Exercise directions:
When you write the records again, keep every line exactly as it was.

[[ Given data open ]]

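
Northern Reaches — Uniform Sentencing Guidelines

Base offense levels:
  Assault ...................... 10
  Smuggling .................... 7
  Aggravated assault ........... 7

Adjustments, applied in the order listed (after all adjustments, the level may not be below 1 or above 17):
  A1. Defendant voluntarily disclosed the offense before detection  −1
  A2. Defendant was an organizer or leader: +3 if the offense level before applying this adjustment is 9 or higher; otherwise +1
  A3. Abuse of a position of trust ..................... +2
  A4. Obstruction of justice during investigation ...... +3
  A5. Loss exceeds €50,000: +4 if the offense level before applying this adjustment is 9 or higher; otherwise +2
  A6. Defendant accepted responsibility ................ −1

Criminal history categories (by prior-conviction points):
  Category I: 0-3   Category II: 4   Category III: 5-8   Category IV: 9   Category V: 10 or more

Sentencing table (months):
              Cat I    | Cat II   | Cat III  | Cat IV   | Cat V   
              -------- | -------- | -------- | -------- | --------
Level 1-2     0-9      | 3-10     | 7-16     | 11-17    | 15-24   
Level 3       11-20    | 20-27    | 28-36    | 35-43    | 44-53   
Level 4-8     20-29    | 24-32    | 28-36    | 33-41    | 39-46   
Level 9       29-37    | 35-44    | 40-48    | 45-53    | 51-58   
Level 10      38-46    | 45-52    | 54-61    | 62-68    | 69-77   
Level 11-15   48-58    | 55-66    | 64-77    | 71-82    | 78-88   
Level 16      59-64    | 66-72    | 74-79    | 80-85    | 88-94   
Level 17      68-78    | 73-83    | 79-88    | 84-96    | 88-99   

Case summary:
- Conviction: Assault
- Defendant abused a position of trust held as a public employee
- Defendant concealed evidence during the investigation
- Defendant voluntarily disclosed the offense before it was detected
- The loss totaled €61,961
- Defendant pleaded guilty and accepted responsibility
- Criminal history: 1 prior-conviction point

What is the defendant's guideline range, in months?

68-78 months

Base offense level for assault: 10.
A1 applies: 10 − 1 = 9.
A2 does not apply.
A3 applies: 9 + 2 = 11.
A4 applies: 11 + 3 = 14.
A5 applies (level before this adjustment is 14 ≥ 9, so +4): 14 + 4 = 18.
A6 applies: 18 − 1 = 17.
Final offense level: 17.
Criminal history: 1 prior point → Category I (0-3).
Level 17 falls in the 17 band.
Grid: Level 17 × Category I = 68-78 months.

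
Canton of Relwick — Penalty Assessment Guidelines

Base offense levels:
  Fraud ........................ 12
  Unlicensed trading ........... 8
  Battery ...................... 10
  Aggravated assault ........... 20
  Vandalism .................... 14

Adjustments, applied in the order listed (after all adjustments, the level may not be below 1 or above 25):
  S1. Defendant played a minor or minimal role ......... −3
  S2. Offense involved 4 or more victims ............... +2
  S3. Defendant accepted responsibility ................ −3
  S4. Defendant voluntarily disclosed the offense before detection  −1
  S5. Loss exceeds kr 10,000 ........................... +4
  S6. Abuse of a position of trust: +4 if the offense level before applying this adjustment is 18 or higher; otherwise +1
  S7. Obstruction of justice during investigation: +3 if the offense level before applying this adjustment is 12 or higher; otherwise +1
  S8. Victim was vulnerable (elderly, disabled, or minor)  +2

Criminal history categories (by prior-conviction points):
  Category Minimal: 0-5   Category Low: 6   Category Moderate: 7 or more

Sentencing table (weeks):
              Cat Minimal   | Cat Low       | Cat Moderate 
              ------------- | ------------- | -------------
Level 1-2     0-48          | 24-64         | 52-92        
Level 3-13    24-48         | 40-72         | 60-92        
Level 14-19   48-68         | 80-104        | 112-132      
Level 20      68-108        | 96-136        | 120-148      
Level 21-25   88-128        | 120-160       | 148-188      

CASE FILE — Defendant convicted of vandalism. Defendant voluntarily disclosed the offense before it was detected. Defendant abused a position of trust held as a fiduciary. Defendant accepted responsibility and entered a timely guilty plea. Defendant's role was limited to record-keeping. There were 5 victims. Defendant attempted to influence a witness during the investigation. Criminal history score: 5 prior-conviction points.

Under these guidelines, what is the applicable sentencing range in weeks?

Base offense level for vandalism: 14.
S1 applies: 14 − 3 = 11.
S2 applies: 11 + 2 = 13.
S3 applies: 13 − 3 = 10.
S4 applies: 10 − 1 = 9.
S5 does not apply.
S6 applies (level before this adjustment is 9 < 18, so +1): 9 + 1 = 10.
S7 applies (level before this adjustment is 10 < 12, so +1): 10 + 1 = 11.
Final offense level: 11.
Criminal history: 5 prior points → Category Minimal (0-5).
Level 11 falls in the 3-13 band.
Grid: Level 3-13 × Category Minimal = 24-48 weeks.

24-48 weeks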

[[ Given data closed ]]

Result of this task:
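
Northern Reaches — Uniform Sentencing Guidelines

Base offense levels:
  Assault ...................... 10
  Smuggling .................... 7
  Aggravated assault ........... 7

Adjustments, applied in the order listed (after all adjustments, the level may not be below 1 or above 17):
  A1. Defendant voluntarily disclosed the offense before detection  −1
  A2. Defendant was an organizer or leader: +3 if the offense level before applying this adjustment is 9 or higher; otherwise +1
  A3. Abuse of a position of trust ..................... +2
  A4. Obstruction of justice during investigation ...... +3
  A5. Loss exceeds €50,000: +4 if the offense level before applying this adjustment is 9 or higher; otherwise +2
  A6. Defendant accepted responsibility ................ −1

Criminal history categories (by prior-conviction points):
  Category I: 0-3   Category II: 4   Category III: 5-8   Category IV: 9   Category V: 10 or more

Sentencing table (months):
              Cat I    | Cat II   | Cat III  | Cat IV   | Cat V   
              -------- | -------- | -------- | -------- | --------
Level 1-2     0-9      | 3-10     | 7-16     | 11-17    | 15-24   
Level 3       11-20    | 20-27    | 28-36    | 35-43    | 44-53   
Level 4-8     20-29    | 24-32    | 28-36    | 33-41    | 39-46   
Level 9       29-37    | 35-44    | 40-48    | 45-53    | 51-58   
Level 10      38-46    | 45-52    | 54-61    | 62-68    | 69-77   
Level 11-15   48-58    | 55-66    | 64-77    | 71-82    | 78-88   
Level 16      59-64    | 66-72    | 74-79    | 80-85    | 88-94   
Level 17      68-78    | 73-83    | 79-88    | 84-96    | 88-99   

Case summary:
- Conviction: Assault
- Defendant abused a position of trust held as a public employee
- Defendant concealed evidence during the investigation
- Defendant voluntarily disclosed the offense before it was detected
- The loss totaled €61,961
- Defendant pleaded guilty and accepted responsibility
- Criminal history: 1 prior-conviction point

What is the defendant's guideline range, in months?

68-78 months

Base offense level for assault: 10.
A1 applies: 10 − 1 = 9.
A2 does not apply.
A3 applies: 9 + 2 = 11.
A4 applies: 11 + 3 = 14.
A5 applies (level before this adjustment is 14 ≥ 9, so +4): 14 + 4 = 18.
A6 applies: 18 − 1 = 17.
Final offense level: 17.
Criminal history: 1 prior point → Category I (0-3).
Level 17 falls in the 17 band.
Grid: Level 17 × Category I = 68-78 months.

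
Canton of Relwick — Penalty Assessment Guidelines

Base offense levels:
  Fraud ........................ 12
  Unlicensed trading ........... 8
  Battery ...................... 10
  Aggravated assault ........... 20
  Vandalism .................... 14

Adjustments, applied in the order listed (after all adjustments, the level may not be below 1 or above 25):
  S1. Defendant played a minor or minimal role ......... −3
  S2. Offense involved 4 or more victims ............... +2
  S3. Defendant accepted responsibility ................ −3
  S4. Defendant voluntarily disclosed the offense before detection  −1
  S5. Loss exceeds kr 10,000 ........................... +4
  S6. Abuse of a position of trust: +4 if the offense level before applying this adjustment is 18 or higher; otherwise +1
  S7. Obstruction of justice during investigation: +3 if the offense level before applying this adjustment is 12 or higher; otherwise +1
  S8. Victim was vulnerable (elderly, disabled, or minor)  +2

Criminal history categories (by prior-conviction points):
  Category Minimal: 0-5   Category Low: 6   Category Moderate: 7 or more

Sentencing table (weeks):
              Cat Minimal   | Cat Low       | Cat Moderate 
              ------------- | ------------- | -------------
Level 1-2     0-48          | 24-64         | 52-92        
Level 3-13    24-48         | 40-72         | 60-92        
Level 14-19   48-68         | 80-104        | 112-132      
Level 20      68-108        | 96-136        | 120-148      
Level 21-25   88-128        | 120-160       | 148-188      

CASE FILE — Defendant convicted of vandalism. Defendant voluntarily disclosed the offense before it was detected. Defendant abused a position of trust held as a fiduciary. Defendant accepted responsibility and entered a timely guilty plea. Defendant's role was limited to record-keeping. There were 5 victims. Defendant attempted to influence a witness during the investigation. Criminal history score: 5 prior-conviction points.

Under these guidelines, what is the applicable sentencing range in weeks?

Base offense level for vandalism: 14.
S1 applies: 14 − 3 = 11.
S2 applies: 11 + 2 = 13.
S3 applies: 13 − 3 = 10.
S4 applies: 10 − 1 = 9.
S5 does not apply.
S6 applies (level before this adjustment is 9 < 18, so +1): 9 + 1 = 10.
S7 applies (level before this adjustment is 10 < 12, so +1): 10 + 1 = 11.
Final offense level: 11.
Criminal history: 5 prior points → Category Minimal (0-5).
Level 11 falls in the 3-13 band.
Grid: Level 3-13 × Category Minimal = 24-48 weeks.

24-48 weeks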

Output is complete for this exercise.